#### Records for this task ####

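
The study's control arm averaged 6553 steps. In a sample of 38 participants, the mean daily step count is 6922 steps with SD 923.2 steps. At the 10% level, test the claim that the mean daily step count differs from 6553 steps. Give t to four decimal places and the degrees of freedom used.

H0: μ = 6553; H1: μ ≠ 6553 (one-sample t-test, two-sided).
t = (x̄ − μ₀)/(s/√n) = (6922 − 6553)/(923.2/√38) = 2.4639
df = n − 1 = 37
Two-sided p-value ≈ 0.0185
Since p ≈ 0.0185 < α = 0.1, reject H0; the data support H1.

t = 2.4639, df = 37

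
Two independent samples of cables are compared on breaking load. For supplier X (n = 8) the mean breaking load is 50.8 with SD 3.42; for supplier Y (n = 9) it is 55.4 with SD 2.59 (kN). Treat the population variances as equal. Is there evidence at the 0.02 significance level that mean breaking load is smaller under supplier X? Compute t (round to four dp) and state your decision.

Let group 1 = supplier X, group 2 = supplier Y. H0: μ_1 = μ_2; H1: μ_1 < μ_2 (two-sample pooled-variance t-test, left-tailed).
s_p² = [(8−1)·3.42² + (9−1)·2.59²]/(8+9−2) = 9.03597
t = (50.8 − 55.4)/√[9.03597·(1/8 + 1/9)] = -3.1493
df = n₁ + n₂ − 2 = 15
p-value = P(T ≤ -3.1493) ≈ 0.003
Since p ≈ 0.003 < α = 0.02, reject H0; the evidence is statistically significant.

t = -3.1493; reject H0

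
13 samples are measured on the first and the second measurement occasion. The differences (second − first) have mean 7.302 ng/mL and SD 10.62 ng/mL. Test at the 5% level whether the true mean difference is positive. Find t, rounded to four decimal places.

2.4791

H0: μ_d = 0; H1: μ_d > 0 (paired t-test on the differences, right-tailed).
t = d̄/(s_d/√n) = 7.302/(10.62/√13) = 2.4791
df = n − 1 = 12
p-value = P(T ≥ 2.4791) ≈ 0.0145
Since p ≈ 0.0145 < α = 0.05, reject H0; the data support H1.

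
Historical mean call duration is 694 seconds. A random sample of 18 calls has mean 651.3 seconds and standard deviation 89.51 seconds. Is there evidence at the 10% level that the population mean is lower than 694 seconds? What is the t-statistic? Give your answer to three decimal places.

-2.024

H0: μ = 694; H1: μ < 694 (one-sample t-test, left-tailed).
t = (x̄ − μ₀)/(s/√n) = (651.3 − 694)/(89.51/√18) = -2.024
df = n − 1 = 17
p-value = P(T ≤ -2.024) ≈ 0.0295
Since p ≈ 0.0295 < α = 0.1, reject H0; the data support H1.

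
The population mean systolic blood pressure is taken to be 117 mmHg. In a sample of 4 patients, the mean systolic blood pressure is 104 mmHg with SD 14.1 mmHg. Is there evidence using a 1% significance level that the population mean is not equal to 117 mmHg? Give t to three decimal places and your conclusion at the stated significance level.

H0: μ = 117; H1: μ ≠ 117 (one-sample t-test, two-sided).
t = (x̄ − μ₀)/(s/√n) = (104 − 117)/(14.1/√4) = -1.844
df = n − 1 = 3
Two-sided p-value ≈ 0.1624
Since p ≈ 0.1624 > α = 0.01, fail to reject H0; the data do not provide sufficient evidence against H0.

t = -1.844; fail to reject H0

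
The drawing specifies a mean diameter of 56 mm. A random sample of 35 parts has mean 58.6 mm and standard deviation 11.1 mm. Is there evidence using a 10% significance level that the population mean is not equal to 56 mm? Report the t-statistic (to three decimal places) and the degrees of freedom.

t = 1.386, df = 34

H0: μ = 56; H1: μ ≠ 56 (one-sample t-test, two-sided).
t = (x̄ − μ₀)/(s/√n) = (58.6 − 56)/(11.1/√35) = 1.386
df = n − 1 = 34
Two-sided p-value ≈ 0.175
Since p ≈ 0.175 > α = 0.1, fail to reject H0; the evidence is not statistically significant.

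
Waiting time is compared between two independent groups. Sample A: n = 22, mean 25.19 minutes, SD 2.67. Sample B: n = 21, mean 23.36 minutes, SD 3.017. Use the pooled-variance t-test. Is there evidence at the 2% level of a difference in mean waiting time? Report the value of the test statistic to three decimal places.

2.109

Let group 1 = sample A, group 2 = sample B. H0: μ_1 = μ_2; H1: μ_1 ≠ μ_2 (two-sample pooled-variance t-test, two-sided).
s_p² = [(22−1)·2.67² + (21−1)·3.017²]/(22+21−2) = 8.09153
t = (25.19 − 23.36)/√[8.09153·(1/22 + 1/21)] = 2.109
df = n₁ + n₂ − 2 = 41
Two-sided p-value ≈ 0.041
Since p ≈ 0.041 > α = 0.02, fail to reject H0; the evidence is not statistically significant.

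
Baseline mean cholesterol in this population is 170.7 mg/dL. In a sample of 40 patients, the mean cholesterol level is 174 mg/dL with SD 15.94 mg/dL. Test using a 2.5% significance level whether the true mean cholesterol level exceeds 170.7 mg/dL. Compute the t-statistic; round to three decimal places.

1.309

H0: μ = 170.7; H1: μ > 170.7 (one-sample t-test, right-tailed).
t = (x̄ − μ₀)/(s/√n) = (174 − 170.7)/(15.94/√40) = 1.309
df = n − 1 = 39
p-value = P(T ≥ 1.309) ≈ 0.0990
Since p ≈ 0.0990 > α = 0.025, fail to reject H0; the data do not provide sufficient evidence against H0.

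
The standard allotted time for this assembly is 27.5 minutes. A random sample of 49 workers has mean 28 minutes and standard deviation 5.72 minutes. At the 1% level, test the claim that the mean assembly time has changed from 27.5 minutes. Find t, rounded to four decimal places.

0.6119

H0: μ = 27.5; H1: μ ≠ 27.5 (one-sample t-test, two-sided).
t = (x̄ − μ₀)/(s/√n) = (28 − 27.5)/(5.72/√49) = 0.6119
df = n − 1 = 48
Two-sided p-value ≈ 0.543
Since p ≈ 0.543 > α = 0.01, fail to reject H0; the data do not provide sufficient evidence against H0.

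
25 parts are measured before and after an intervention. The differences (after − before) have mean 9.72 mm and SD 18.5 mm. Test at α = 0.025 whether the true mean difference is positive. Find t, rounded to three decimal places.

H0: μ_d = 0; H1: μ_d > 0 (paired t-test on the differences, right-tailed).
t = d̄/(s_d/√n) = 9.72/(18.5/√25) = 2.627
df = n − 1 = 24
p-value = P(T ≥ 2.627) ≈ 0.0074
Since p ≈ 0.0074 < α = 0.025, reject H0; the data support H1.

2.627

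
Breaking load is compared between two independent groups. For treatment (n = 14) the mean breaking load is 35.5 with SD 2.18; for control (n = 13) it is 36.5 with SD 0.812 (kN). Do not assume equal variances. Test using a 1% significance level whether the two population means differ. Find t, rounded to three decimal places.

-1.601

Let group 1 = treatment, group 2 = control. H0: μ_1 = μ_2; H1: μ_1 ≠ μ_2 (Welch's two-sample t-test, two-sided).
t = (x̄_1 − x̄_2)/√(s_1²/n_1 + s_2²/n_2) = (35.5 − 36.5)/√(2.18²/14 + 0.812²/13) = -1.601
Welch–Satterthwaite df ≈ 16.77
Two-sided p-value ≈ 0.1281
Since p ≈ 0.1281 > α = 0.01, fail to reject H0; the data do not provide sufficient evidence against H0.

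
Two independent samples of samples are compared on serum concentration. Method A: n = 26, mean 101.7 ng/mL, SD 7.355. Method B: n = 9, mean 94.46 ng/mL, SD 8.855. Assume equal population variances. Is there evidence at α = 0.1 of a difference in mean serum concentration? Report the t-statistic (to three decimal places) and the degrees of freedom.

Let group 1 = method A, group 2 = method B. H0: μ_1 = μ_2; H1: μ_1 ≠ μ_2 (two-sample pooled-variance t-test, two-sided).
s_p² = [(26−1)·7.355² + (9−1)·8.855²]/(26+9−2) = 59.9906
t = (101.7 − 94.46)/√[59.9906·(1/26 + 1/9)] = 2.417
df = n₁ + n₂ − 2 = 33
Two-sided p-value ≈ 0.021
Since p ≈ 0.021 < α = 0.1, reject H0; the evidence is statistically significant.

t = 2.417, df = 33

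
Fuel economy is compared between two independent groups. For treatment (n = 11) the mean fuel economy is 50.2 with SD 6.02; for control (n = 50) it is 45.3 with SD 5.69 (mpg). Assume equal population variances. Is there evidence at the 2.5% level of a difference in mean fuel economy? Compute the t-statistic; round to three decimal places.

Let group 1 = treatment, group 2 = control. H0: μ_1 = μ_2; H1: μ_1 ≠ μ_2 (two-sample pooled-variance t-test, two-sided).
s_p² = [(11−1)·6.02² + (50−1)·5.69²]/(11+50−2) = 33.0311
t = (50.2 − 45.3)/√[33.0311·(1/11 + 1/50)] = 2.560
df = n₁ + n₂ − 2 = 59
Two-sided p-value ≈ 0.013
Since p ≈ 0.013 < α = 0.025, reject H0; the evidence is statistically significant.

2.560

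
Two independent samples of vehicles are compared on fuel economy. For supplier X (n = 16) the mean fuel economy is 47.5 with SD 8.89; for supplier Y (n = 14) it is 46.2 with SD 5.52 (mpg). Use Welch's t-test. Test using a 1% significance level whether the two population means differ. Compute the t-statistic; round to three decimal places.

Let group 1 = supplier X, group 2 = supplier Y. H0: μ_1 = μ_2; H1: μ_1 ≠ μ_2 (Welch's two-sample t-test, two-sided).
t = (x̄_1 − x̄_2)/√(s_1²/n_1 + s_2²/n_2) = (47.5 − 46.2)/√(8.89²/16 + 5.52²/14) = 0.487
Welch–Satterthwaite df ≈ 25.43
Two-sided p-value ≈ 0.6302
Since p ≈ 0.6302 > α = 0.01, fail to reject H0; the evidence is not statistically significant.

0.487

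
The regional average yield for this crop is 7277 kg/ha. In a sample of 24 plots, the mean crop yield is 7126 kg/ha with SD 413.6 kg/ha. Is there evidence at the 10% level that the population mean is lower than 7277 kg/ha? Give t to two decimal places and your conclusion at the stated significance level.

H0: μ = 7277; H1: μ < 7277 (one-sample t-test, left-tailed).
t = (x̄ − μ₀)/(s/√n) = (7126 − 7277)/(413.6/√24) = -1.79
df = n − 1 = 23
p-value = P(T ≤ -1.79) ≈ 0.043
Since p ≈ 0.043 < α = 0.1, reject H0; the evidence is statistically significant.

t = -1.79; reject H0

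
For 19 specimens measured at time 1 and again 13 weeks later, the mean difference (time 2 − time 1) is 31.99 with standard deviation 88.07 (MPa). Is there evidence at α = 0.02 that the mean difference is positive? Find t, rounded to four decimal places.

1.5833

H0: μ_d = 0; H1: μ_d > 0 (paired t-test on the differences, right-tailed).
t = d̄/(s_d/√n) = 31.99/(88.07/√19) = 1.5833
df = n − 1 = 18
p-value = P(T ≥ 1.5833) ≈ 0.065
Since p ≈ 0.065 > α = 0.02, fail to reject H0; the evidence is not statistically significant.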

####

→ **Exercise**
Begin at the line containing "For 19 specimens" and reproduce each line through the end of the records above.

→ **Finished exercise**
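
For 19 specimens measured at time 1 and again 13 weeks later, the mean difference (time 2 − time 1) is 31.99 with standard deviation 88.07 (MPa). Is there evidence at α = 0.02 that the mean difference is positive? Find t, rounded to four decimal places.

1.5833

H0: μ_d = 0; H1: μ_d > 0 (paired t-test on the differences, right-tailed).
t = d̄/(s_d/√n) = 31.99/(88.07/√19) = 1.5833
df = n − 1 = 18
p-value = P(T ≥ 1.5833) ≈ 0.065
Since p ≈ 0.065 > α = 0.02, fail to reject H0; the evidence is not statistically significant.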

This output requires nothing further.